- Task instructions -
Nothing in the listing below should change; retype it as is.

- Records to use -
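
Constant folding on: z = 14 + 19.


14 + 19 = 33 at compile time
Optimized: z = 33


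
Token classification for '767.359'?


Pattern: digits with a decimal point
Type: FLOAT_LITERAL


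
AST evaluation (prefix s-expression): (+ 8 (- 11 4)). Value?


Evaluate inner: (- 11 4) = 7
Evaluate root: (+ 8 7) = 15
Result: 15


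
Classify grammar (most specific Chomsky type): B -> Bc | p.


Left-linear: every RHS is a terminal or one nonterminal followed by a terminal
Classification: Type 3 (Regular)


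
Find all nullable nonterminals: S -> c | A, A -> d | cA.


A nonterminal is nullable iff some alternative derives ε (directly, or every symbol in it is nullable)
Nullable: {}


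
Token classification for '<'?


Pattern: operator symbol
Type: OPERATOR


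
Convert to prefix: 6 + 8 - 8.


left-to-right (same/higher precedence on left): tree is (- (+ 6 8) 8)
Prefix: - + 6 8 8


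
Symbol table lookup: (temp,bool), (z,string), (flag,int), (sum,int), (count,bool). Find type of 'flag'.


Lookup 'flag' → type int


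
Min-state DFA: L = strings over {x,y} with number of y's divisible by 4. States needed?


Track (count of y) mod 4: states 0..3, accept at 0
Minimal DFA: 4 states


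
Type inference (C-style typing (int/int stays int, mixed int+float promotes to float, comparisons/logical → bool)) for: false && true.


Operand types: bool && bool
Rule: logical operators take bool operands and yield bool
Result type: bool


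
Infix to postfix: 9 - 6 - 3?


Left to right (same or higher precedence on left)
Postfix: 9 6 - 3 -


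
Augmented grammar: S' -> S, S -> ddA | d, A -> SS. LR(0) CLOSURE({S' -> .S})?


Start: S' -> .S
For each item with dot before a nonterminal B, add B -> .γ for every B-production
Closure: [S' -> .S, S -> .ddA, S -> .d]


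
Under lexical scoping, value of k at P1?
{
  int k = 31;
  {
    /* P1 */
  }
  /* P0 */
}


P1's block does not declare k; resolves to the enclosing declaration at depth 0
k = 31


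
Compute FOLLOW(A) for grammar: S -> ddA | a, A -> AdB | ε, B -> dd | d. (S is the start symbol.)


$ ∈ FOLLOW(S). For each A -> αBβ: add FIRST(β)\{ε} to FOLLOW(B); if β nullable, add FOLLOW(A).
FOLLOW(A) = {$, d}


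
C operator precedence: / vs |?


'/' is multiplicative (level 10); '|' is bitwise OR (level 3)
Higher level binds tighter
'/' has higher precedence than '|'


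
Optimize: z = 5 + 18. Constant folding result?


5 + 18 = 23 at compile time
Optimized: z = 23


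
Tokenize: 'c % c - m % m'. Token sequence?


Scan left to right, longest-match per lexeme
Tokens: ID(c), OP(%), ID(c), OP(-), ID(m), OP(%), ID(m)


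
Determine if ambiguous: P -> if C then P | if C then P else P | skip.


dangling else: 'if C then if C then skip else skip' parses two ways
Ambiguous


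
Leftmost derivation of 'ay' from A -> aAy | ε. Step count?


Derivation: A => aAy => ay
Steps: 2


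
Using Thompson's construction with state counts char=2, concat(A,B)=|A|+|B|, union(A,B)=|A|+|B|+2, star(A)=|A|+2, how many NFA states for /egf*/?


Syntax tree has 3 char leaf(s), 0 union(s), 1 star(s)
chars contribute 3×2 = 6; each union adds +2; each star adds +2
Total: 6 + 0 + 2 = 8 states


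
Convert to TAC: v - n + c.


Break into single-operator statements:
t1 = v - n
t2 = t1 + c


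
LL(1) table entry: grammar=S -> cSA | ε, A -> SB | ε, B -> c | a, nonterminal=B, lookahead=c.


For [B, c]: 'c' ∈ FIRST(c)
Entry: B -> c


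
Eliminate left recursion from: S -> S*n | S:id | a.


Left-recursive alternatives: S*n, S:id; non-recursive: a
Introduce S': S -> aS', S' -> *nS' | :idS' | ε


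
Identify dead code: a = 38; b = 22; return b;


a is assigned but never read
Dead: 'a = 38'


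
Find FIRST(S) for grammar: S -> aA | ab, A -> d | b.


Per alternative of S: FIRST(aA) = {a}; FIRST(ab) = {a}
FIRST(S) = {a}


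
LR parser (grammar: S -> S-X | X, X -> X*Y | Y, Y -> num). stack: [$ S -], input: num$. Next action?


no handle ('S-' is not any RHS); shift 'num'
Action: shift


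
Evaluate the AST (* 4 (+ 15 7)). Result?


Evaluate inner: (+ 15 7) = 22
Evaluate root: (* 4 22) = 88
Result: 88


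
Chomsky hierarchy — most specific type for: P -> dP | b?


Right-linear: every RHS is a terminal or a terminal followed by one nonterminal
Classification: Type 3 (Regular)


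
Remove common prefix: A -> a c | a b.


Common prefix: 'a'
Factored: A -> a A', A' -> c | b


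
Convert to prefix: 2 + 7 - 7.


left-to-right (same/higher precedence on left): tree is (- (+ 2 7) 7)
Prefix: - + 2 7 7


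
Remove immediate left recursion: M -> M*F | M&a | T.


Left-recursive alternatives: M*F, M&a; non-recursive: T
Introduce M': M -> TM', M' -> *FM' | &aM' | ε


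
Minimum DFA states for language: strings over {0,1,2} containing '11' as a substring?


KMP-style automaton: 2 progress states + 1 absorbing accept = 3
Minimal DFA: 3 states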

- Answer section -
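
Constant folding on: z = 14 + 19.


14 + 19 = 33 at compile time
Optimized: z = 33


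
Token classification for '767.359'?


Pattern: digits with a decimal point
Type: FLOAT_LITERAL


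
AST evaluation (prefix s-expression): (+ 8 (- 11 4)). Value?


Evaluate inner: (- 11 4) = 7
Evaluate root: (+ 8 7) = 15
Result: 15


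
Classify grammar (most specific Chomsky type): B -> Bc | p.


Left-linear: every RHS is a terminal or one nonterminal followed by a terminal
Classification: Type 3 (Regular)


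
Find all nullable nonterminals: S -> c | A, A -> d | cA.


A nonterminal is nullable iff some alternative derives ε (directly, or every symbol in it is nullable)
Nullable: {}


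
Token classification for '<'?


Pattern: operator symbol
Type: OPERATOR


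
Convert to prefix: 6 + 8 - 8.


left-to-right (same/higher precedence on left): tree is (- (+ 6 8) 8)
Prefix: - + 6 8 8


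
Symbol table lookup: (temp,bool), (z,string), (flag,int), (sum,int), (count,bool). Find type of 'flag'.


Lookup 'flag' → type int


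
Min-state DFA: L = strings over {x,y} with number of y's divisible by 4. States needed?


Track (count of y) mod 4: states 0..3, accept at 0
Minimal DFA: 4 states


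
Type inference (C-style typing (int/int stays int, mixed int+float promotes to float, comparisons/logical → bool)) for: false && true.


Operand types: bool && bool
Rule: logical operators take bool operands and yield bool
Result type: bool


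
Infix to postfix: 9 - 6 - 3?


Left to right (same or higher precedence on left)
Postfix: 9 6 - 3 -


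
Augmented grammar: S' -> S, S -> ddA | d, A -> SS. LR(0) CLOSURE({S' -> .S})?


Start: S' -> .S
For each item with dot before a nonterminal B, add B -> .γ for every B-production
Closure: [S' -> .S, S -> .ddA, S -> .d]


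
Under lexical scoping, value of k at P1?
{
  int k = 31;
  {
    /* P1 */
  }
  /* P0 */
}


P1's block does not declare k; resolves to the enclosing declaration at depth 0
k = 31


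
Compute FOLLOW(A) for grammar: S -> ddA | a, A -> AdB | ε, B -> dd | d. (S is the start symbol.)


$ ∈ FOLLOW(S). For each A -> αBβ: add FIRST(β)\{ε} to FOLLOW(B); if β nullable, add FOLLOW(A).
FOLLOW(A) = {$, d}


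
C operator precedence: / vs |?


'/' is multiplicative (level 10); '|' is bitwise OR (level 3)
Higher level binds tighter
'/' has higher precedence than '|'


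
Optimize: z = 5 + 18. Constant folding result?


5 + 18 = 23 at compile time
Optimized: z = 23


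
Tokenize: 'c % c - m % m'. Token sequence?


Scan left to right, longest-match per lexeme
Tokens: ID(c), OP(%), ID(c), OP(-), ID(m), OP(%), ID(m)


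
Determine if ambiguous: P -> if C then P | if C then P else P | skip.


dangling else: 'if C then if C then skip else skip' parses two ways
Ambiguous


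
Leftmost derivation of 'ay' from A -> aAy | ε. Step count?


Derivation: A => aAy => ay
Steps: 2


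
Using Thompson's construction with state counts char=2, concat(A,B)=|A|+|B|, union(A,B)=|A|+|B|+2, star(A)=|A|+2, how many NFA states for /egf*/?


Syntax tree has 3 char leaf(s), 0 union(s), 1 star(s)
chars contribute 3×2 = 6; each union adds +2; each star adds +2
Total: 6 + 0 + 2 = 8 states


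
Convert to TAC: v - n + c.


Break into single-operator statements:
t1 = v - n
t2 = t1 + c


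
LL(1) table entry: grammar=S -> cSA | ε, A -> SB | ε, B -> c | a, nonterminal=B, lookahead=c.


For [B, c]: 'c' ∈ FIRST(c)
Entry: B -> c


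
Eliminate left recursion from: S -> S*n | S:id | a.


Left-recursive alternatives: S*n, S:id; non-recursive: a
Introduce S': S -> aS', S' -> *nS' | :idS' | ε


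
Identify dead code: a = 38; b = 22; return b;


a is assigned but never read
Dead: 'a = 38'


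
Find FIRST(S) for grammar: S -> aA | ab, A -> d | b.


Per alternative of S: FIRST(aA) = {a}; FIRST(ab) = {a}
FIRST(S) = {a}


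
LR parser (grammar: S -> S-X | X, X -> X*Y | Y, Y -> num). stack: [$ S -], input: num$. Next action?


no handle ('S-' is not any RHS); shift 'num'
Action: shift


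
Evaluate the AST (* 4 (+ 15 7)). Result?


Evaluate inner: (+ 15 7) = 22
Evaluate root: (* 4 22) = 88
Result: 88


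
Chomsky hierarchy — most specific type for: P -> dP | b?


Right-linear: every RHS is a terminal or a terminal followed by one nonterminal
Classification: Type 3 (Regular)


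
Remove common prefix: A -> a c | a b.


Common prefix: 'a'
Factored: A -> a A', A' -> c | b


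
Convert to prefix: 2 + 7 - 7.


left-to-right (same/higher precedence on left): tree is (- (+ 2 7) 7)
Prefix: - + 2 7 7


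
Remove immediate left recursion: M -> M*F | M&a | T.


Left-recursive alternatives: M*F, M&a; non-recursive: T
Introduce M': M -> TM', M' -> *FM' | &aM' | ε


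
Minimum DFA states for language: strings over {0,1,2} containing '11' as a substring?


KMP-style automaton: 2 progress states + 1 absorbing accept = 3
Minimal DFA: 3 states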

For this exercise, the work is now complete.